### [TRY IT]
What is needed is a word-for-word transcription of every record below.

[Saved entries]
□ □ □ □ □
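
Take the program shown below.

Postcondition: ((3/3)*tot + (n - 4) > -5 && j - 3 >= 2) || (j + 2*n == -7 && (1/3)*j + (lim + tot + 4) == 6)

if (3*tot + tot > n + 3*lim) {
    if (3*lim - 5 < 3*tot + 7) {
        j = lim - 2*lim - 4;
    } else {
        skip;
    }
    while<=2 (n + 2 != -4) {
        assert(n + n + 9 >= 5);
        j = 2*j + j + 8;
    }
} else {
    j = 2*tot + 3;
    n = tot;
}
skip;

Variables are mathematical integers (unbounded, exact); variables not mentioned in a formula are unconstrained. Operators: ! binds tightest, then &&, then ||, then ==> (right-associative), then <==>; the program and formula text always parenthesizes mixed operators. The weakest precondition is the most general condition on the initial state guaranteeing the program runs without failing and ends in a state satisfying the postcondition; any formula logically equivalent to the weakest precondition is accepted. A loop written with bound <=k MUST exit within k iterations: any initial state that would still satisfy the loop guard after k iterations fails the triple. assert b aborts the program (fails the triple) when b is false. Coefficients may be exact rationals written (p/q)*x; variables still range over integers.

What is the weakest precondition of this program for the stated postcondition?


Working backward. After the program, the postcondition ((3/3)*tot + (n - 4) > -5 && j - 3 >= 2) || (j + 2*n == -7 && (1/3)*j + (lim + tot + 4) == 6) must hold; in canonical form it is (n + tot > -1 && j >= 5) || (j + 2*n == -7 && (1/3)*j + lim + tot == 2).
Before skip: (n + tot > -1 && j >= 5) || (j + 2*n == -7 && (1/3)*j + lim + tot == 2)
Then branch requires (3*lim < 3*tot + 12 ==> ((n != -6 ==> (2*n >= -4 && (n != -6 ==> (2*n >= -4 && (!(n != -6)) && ((n + tot > -1 && 9*lim <= -9) || (2*n == 9*lim - 3 && tot == 2*lim + 10/3)))) && ((!(n != -6)) ==> ((n + tot > -1 && 3*lim <= -9) || (2*n == 3*lim - 3 && tot == 10/3))))) && ((!(n != -6)) ==> ((n + tot > -1 && lim <= -9) || (2*n == lim - 3 && (2/3)*lim + tot == 10/3))))) && ((!(3*lim < 3*tot + 12)) ==> ((n != -6 ==> (2*n >= -4 && (n != -6 ==> (2*n >= -4 && (!(n != -6)) && ((n + tot > -1 && 9*j >= -27) || (9*j + 2*n == -39 && 3*j + lim + tot == -26/3)))) && ((!(n != -6)) ==> ((n + tot > -1 && 3*j >= -3) || (3*j + 2*n == -15 && j + lim + tot == -2/3))))) && ((!(n != -6)) ==> ((n + tot > -1 && j >= 5) || (j + 2*n == -7 && (1/3)*j + lim + tot == 2))))); else branch requires (2*tot > -1 && 2*tot >= 2) || (4*tot == -10 && lim + (5/3)*tot == 1).
Before the if: (4*tot > 3*lim + n ==> ((3*lim < 3*tot + 12 ==> ((n != -6 ==> (2*n >= -4 && (n != -6 ==> (2*n >= -4 && (!(n != -6)) && ((n + tot > -1 && 9*lim <= -9) || (2*n == 9*lim - 3 && tot == 2*lim + 10/3)))) && ((!(n != -6)) ==> ((n + tot > -1 && 3*lim <= -9) || (2*n == 3*lim - 3 && tot == 10/3))))) && ((!(n != -6)) ==> ((n + tot > -1 && lim <= -9) || (2*n == lim - 3 && (2/3)*lim + tot == 10/3))))) && ((!(3*lim < 3*tot + 12)) ==> ((n != -6 ==> (2*n >= -4 && (n != -6 ==> (2*n >= -4 && (!(n != -6)) && ((n + tot > -1 && 9*j >= -27) || (9*j + 2*n == -39 && 3*j + lim + tot == -26/3)))) && ((!(n != -6)) ==> ((n + tot > -1 && 3*j >= -3) || (3*j + 2*n == -15 && j + lim + tot == -2/3))))) && ((!(n != -6)) ==> ((n + tot > -1 && j >= 5) || (j + 2*n == -7 && (1/3)*j + lim + tot == 2))))))) && ((!(4*tot > 3*lim + n)) ==> ((2*tot > -1 && 2*tot >= 2) || (4*tot == -10 && lim + (5/3)*tot == 1)))
Answer: WP = (4*tot > 3*lim + n ==> ((3*lim < 3*tot + 12 ==> ((n != -6 ==> (2*n >= -4 && (n != -6 ==> (2*n >= -4 && (!(n != -6)) && ((n + tot > -1 && 9*lim <= -9) || (2*n == 9*lim - 3 && tot == 2*lim + 10/3)))) && ((!(n != -6)) ==> ((n + tot > -1 && 3*lim <= -9) || (2*n == 3*lim - 3 && tot == 10/3))))) && ((!(n != -6)) ==> ((n + tot > -1 && lim <= -9) || (2*n == lim - 3 && (2/3)*lim + tot == 10/3))))) && ((!(3*lim < 3*tot + 12)) ==> ((n != -6 ==> (2*n >= -4 && (n != -6 ==> (2*n >= -4 && (!(n != -6)) && ((n + tot > -1 && 9*j >= -27) || (9*j + 2*n == -39 && 3*j + lim + tot == -26/3)))) && ((!(n != -6)) ==> ((n + tot > -1 && 3*j >= -3) || (3*j + 2*n == -15 && j + lim + tot == -2/3))))) && ((!(n != -6)) ==> ((n + tot > -1 && j >= 5) || (j + 2*n == -7 && (1/3)*j + lim + tot == 2))))))) && ((!(4*tot > 3*lim + n)) ==> ((2*tot > -1 && 2*tot >= 2) || (4*tot == -10 && lim + (5/3)*tot == 1)))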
□ □ □ □ □
### [RESULT]
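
Take the program shown below.

Postcondition: ((3/3)*tot + (n - 4) > -5 && j - 3 >= 2) || (j + 2*n == -7 && (1/3)*j + (lim + tot + 4) == 6)

if (3*tot + tot > n + 3*lim) {
    if (3*lim - 5 < 3*tot + 7) {
        j = lim - 2*lim - 4;
    } else {
        skip;
    }
    while<=2 (n + 2 != -4) {
        assert(n + n + 9 >= 5);
        j = 2*j + j + 8;
    }
} else {
    j = 2*tot + 3;
    n = tot;
}
skip;

Variables are mathematical integers (unbounded, exact); variables not mentioned in a formula are unconstrained. Operators: ! binds tightest, then &&, then ||, then ==> (right-associative), then <==>; the program and formula text always parenthesizes mixed operators. The weakest precondition is the most general condition on the initial state guaranteeing the program runs without failing and ends in a state satisfying the postcondition; any formula logically equivalent to the weakest precondition is accepted. A loop written with bound <=k MUST exit within k iterations: any initial state that would still satisfy the loop guard after k iterations fails the triple. assert b aborts the program (fails the triple) when b is false. Coefficients may be exact rationals written (p/q)*x; variables still range over integers.

What is the weakest precondition of this program for the stated postcondition?


Working backward. After the program, the postcondition ((3/3)*tot + (n - 4) > -5 && j - 3 >= 2) || (j + 2*n == -7 && (1/3)*j + (lim + tot + 4) == 6) must hold; in canonical form it is (n + tot > -1 && j >= 5) || (j + 2*n == -7 && (1/3)*j + lim + tot == 2).
Before skip: (n + tot > -1 && j >= 5) || (j + 2*n == -7 && (1/3)*j + lim + tot == 2)
Then branch requires (3*lim < 3*tot + 12 ==> ((n != -6 ==> (2*n >= -4 && (n != -6 ==> (2*n >= -4 && (!(n != -6)) && ((n + tot > -1 && 9*lim <= -9) || (2*n == 9*lim - 3 && tot == 2*lim + 10/3)))) && ((!(n != -6)) ==> ((n + tot > -1 && 3*lim <= -9) || (2*n == 3*lim - 3 && tot == 10/3))))) && ((!(n != -6)) ==> ((n + tot > -1 && lim <= -9) || (2*n == lim - 3 && (2/3)*lim + tot == 10/3))))) && ((!(3*lim < 3*tot + 12)) ==> ((n != -6 ==> (2*n >= -4 && (n != -6 ==> (2*n >= -4 && (!(n != -6)) && ((n + tot > -1 && 9*j >= -27) || (9*j + 2*n == -39 && 3*j + lim + tot == -26/3)))) && ((!(n != -6)) ==> ((n + tot > -1 && 3*j >= -3) || (3*j + 2*n == -15 && j + lim + tot == -2/3))))) && ((!(n != -6)) ==> ((n + tot > -1 && j >= 5) || (j + 2*n == -7 && (1/3)*j + lim + tot == 2))))); else branch requires (2*tot > -1 && 2*tot >= 2) || (4*tot == -10 && lim + (5/3)*tot == 1).
Before the if: (4*tot > 3*lim + n ==> ((3*lim < 3*tot + 12 ==> ((n != -6 ==> (2*n >= -4 && (n != -6 ==> (2*n >= -4 && (!(n != -6)) && ((n + tot > -1 && 9*lim <= -9) || (2*n == 9*lim - 3 && tot == 2*lim + 10/3)))) && ((!(n != -6)) ==> ((n + tot > -1 && 3*lim <= -9) || (2*n == 3*lim - 3 && tot == 10/3))))) && ((!(n != -6)) ==> ((n + tot > -1 && lim <= -9) || (2*n == lim - 3 && (2/3)*lim + tot == 10/3))))) && ((!(3*lim < 3*tot + 12)) ==> ((n != -6 ==> (2*n >= -4 && (n != -6 ==> (2*n >= -4 && (!(n != -6)) && ((n + tot > -1 && 9*j >= -27) || (9*j + 2*n == -39 && 3*j + lim + tot == -26/3)))) && ((!(n != -6)) ==> ((n + tot > -1 && 3*j >= -3) || (3*j + 2*n == -15 && j + lim + tot == -2/3))))) && ((!(n != -6)) ==> ((n + tot > -1 && j >= 5) || (j + 2*n == -7 && (1/3)*j + lim + tot == 2))))))) && ((!(4*tot > 3*lim + n)) ==> ((2*tot > -1 && 2*tot >= 2) || (4*tot == -10 && lim + (5/3)*tot == 1)))
Answer: WP = (4*tot > 3*lim + n ==> ((3*lim < 3*tot + 12 ==> ((n != -6 ==> (2*n >= -4 && (n != -6 ==> (2*n >= -4 && (!(n != -6)) && ((n + tot > -1 && 9*lim <= -9) || (2*n == 9*lim - 3 && tot == 2*lim + 10/3)))) && ((!(n != -6)) ==> ((n + tot > -1 && 3*lim <= -9) || (2*n == 3*lim - 3 && tot == 10/3))))) && ((!(n != -6)) ==> ((n + tot > -1 && lim <= -9) || (2*n == lim - 3 && (2/3)*lim + tot == 10/3))))) && ((!(3*lim < 3*tot + 12)) ==> ((n != -6 ==> (2*n >= -4 && (n != -6 ==> (2*n >= -4 && (!(n != -6)) && ((n + tot > -1 && 9*j >= -27) || (9*j + 2*n == -39 && 3*j + lim + tot == -26/3)))) && ((!(n != -6)) ==> ((n + tot > -1 && 3*j >= -3) || (3*j + 2*n == -15 && j + lim + tot == -2/3))))) && ((!(n != -6)) ==> ((n + tot > -1 && j >= 5) || (j + 2*n == -7 && (1/3)*j + lim + tot == 2))))))) && ((!(4*tot > 3*lim + n)) ==> ((2*tot > -1 && 2*tot >= 2) || (4*tot == -10 && lim + (5/3)*tot == 1)))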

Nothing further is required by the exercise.